*** ENTRIES SUPPLIED ***

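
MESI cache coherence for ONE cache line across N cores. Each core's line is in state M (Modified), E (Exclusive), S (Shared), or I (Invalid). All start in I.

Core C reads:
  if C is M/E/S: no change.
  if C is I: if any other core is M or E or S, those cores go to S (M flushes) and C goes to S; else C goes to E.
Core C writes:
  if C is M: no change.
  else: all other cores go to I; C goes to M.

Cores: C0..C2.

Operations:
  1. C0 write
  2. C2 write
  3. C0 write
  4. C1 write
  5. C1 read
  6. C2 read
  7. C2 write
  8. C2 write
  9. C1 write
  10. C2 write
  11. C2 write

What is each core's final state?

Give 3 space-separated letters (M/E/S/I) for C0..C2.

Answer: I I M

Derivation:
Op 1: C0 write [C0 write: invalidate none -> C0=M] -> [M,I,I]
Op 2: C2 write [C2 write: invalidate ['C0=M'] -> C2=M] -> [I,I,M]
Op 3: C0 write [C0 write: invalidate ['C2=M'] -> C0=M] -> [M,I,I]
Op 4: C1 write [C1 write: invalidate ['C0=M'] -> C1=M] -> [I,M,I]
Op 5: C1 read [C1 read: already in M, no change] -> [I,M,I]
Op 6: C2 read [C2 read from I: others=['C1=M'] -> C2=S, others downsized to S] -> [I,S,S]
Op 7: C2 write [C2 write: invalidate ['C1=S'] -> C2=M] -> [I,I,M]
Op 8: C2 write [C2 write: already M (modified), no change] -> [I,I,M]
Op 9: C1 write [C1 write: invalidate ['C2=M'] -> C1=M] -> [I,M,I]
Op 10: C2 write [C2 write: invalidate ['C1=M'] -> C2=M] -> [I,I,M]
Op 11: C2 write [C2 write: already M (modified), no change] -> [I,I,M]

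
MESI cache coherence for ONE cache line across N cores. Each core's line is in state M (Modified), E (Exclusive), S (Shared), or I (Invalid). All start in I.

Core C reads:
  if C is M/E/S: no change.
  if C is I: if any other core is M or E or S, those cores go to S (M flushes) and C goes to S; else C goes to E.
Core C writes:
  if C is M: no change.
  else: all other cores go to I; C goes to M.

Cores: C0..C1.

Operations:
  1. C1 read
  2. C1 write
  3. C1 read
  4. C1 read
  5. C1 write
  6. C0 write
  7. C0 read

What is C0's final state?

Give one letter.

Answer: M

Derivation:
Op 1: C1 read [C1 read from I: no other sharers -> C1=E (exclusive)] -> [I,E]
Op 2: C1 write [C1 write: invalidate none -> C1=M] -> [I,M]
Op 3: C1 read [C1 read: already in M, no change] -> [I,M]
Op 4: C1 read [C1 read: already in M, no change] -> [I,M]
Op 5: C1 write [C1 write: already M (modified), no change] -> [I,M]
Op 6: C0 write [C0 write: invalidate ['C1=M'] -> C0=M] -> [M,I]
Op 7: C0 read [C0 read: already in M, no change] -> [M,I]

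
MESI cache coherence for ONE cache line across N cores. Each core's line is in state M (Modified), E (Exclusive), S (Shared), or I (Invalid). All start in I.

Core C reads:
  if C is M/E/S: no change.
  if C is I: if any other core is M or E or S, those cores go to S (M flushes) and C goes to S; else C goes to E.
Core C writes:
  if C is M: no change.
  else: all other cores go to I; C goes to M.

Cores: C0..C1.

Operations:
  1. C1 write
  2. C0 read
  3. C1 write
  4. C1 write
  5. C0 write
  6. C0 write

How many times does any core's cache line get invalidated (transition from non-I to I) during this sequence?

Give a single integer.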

*** End of ENTRIES SUPPLIED ***
*** ENTRIES SUPPLIED ***

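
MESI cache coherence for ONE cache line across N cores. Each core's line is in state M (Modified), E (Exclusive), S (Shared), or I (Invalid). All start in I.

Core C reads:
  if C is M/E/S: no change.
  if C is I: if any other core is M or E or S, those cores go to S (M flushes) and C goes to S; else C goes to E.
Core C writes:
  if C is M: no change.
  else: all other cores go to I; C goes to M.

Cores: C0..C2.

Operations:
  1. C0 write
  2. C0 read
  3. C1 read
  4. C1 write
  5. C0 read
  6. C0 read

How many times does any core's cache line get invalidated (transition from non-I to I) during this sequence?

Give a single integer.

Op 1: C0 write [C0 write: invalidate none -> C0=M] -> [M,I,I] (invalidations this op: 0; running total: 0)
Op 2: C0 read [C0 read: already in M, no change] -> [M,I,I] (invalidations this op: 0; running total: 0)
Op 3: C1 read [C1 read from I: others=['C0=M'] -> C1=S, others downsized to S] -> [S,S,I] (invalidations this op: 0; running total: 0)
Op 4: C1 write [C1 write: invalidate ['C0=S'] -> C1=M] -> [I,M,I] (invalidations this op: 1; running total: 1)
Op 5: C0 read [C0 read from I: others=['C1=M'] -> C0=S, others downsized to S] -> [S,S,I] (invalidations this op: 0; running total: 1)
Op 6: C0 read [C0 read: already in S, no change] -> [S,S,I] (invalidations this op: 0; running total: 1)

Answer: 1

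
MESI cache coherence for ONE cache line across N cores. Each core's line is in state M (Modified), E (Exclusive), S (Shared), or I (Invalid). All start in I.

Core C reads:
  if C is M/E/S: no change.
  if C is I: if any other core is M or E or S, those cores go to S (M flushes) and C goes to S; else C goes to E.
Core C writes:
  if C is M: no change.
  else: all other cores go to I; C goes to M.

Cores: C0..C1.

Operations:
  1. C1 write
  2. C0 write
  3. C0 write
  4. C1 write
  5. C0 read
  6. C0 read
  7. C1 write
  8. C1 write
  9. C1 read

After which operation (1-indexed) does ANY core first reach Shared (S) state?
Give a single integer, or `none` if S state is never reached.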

*** End of ENTRIES SUPPLIED ***

- [WORK INSTRUCTIONS] Using the data above, transcribe the lines that run from the line with "8. C2 write" to the line with "What is each core's final state?", both ends kept, and output nothing else.

- [RESPONSE BELOW]
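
  8. C2 write
  9. C1 write
  10. C2 write
  11. C2 write

What is each core's final state?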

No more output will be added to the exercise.